» TRY IT: Where a line in the data below includes the word "diagonals", count it. State the total and nothing more.

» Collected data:
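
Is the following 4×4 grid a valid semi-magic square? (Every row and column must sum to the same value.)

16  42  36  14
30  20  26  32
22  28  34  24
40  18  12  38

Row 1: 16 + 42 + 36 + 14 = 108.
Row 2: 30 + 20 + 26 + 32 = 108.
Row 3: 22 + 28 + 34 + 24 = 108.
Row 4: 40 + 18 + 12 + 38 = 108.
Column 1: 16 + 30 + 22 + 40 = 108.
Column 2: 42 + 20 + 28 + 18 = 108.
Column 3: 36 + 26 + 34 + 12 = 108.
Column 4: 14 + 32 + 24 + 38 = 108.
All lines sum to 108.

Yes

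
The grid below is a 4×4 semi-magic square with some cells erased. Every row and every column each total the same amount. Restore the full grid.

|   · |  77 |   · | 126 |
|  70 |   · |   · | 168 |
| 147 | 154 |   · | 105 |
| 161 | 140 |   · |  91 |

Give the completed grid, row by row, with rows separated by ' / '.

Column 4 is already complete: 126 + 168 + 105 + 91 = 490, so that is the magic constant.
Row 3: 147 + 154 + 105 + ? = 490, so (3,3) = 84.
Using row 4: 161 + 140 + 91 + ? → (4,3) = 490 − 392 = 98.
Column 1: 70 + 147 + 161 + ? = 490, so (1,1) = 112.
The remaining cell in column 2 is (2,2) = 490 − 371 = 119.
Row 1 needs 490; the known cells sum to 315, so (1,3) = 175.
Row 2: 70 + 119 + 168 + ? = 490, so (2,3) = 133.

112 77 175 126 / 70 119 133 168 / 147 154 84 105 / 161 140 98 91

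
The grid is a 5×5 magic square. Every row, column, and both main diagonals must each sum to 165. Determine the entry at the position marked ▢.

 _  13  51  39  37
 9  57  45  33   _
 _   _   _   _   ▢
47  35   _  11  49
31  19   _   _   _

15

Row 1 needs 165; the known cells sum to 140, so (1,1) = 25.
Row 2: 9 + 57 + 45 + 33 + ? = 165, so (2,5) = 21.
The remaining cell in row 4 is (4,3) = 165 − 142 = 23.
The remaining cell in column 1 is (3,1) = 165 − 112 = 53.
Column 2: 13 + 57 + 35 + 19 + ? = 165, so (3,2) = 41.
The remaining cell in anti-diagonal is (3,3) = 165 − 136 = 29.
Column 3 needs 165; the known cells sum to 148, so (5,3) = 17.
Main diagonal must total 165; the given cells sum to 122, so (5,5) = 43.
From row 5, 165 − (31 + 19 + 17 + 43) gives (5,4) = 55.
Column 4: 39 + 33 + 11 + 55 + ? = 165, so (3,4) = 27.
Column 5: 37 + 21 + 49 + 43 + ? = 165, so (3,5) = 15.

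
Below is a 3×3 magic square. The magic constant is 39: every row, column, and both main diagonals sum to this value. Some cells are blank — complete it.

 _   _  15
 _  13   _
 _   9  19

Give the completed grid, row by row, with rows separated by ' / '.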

» FINISHED TASK: 2